### What to produce
A line below contains "Blocks B0..B4. Entry = B0, Exit = B4.", and a later one contains "Analysis: Available expressions". Repeat both, with every line between them, exactly.

### Data records
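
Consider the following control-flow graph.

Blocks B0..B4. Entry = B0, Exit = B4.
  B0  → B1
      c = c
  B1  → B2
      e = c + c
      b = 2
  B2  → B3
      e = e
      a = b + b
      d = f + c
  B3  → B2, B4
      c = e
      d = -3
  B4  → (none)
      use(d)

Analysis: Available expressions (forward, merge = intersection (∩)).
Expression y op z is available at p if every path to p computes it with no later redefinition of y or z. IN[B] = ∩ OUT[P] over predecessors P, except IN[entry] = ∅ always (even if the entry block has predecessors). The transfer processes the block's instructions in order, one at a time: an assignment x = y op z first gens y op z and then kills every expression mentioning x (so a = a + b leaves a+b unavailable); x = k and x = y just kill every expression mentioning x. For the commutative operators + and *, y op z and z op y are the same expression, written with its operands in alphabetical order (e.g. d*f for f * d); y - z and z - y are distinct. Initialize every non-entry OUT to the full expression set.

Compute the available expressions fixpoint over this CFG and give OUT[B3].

Converged values:
  B0: | IN={} | OUT={}
  B1: | IN={} | OUT={c+c}
  B2: | IN={} | OUT={b+b, c+f}
  B3: | IN={b+b, c+f} | OUT={b+b}
  B4: | IN={b+b} | OUT={b+b}

Merge at B3: IN[B3] = OUT[B2] = {b+b, c+f}
Applying B3's transfer function to that IN value gives OUT[B3] (row B3 above).

Answer: {b+b}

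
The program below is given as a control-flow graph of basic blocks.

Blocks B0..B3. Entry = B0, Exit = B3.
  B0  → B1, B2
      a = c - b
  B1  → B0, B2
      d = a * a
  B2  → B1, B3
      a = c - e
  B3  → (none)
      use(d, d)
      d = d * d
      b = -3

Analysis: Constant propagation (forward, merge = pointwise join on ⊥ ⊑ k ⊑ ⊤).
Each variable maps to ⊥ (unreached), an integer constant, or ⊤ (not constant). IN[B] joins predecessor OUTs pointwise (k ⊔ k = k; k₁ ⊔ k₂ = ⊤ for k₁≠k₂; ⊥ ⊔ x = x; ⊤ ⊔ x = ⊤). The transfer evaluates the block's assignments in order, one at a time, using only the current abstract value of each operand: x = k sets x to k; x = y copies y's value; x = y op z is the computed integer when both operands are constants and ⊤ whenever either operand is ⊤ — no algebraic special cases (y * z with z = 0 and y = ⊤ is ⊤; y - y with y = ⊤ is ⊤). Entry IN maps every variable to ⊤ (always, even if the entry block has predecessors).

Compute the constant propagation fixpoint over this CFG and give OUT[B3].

Converged values:
  B0: | IN=(all ⊤) | OUT=(all ⊤)
  B1: | IN=(all ⊤) | OUT=(all ⊤)
  B2: | IN=(all ⊤) | OUT=(all ⊤)
  B3: | IN=(all ⊤) | OUT={b:-3; rest ⊤}

Merge at B3: IN[B3] = OUT[B2] = {a: ⊤, b: ⊤, c: ⊤, d: ⊤, e: ⊤, f: ⊤}
Applying B3's transfer function to that IN value gives OUT[B3] (row B3 above).

Answer: {a: ⊤, b: -3, c: ⊤, d: ⊤, e: ⊤, f: ⊤}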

### Result of this exercise
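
Blocks B0..B4. Entry = B0, Exit = B4.
  B0  → B1
      c = c
  B1  → B2
      e = c + c
      b = 2
  B2  → B3
      e = e
      a = b + b
      d = f + c
  B3  → B2, B4
      c = e
      d = -3
  B4  → (none)
      use(d)

Analysis: Available expressions (forward, merge = intersection (∩)).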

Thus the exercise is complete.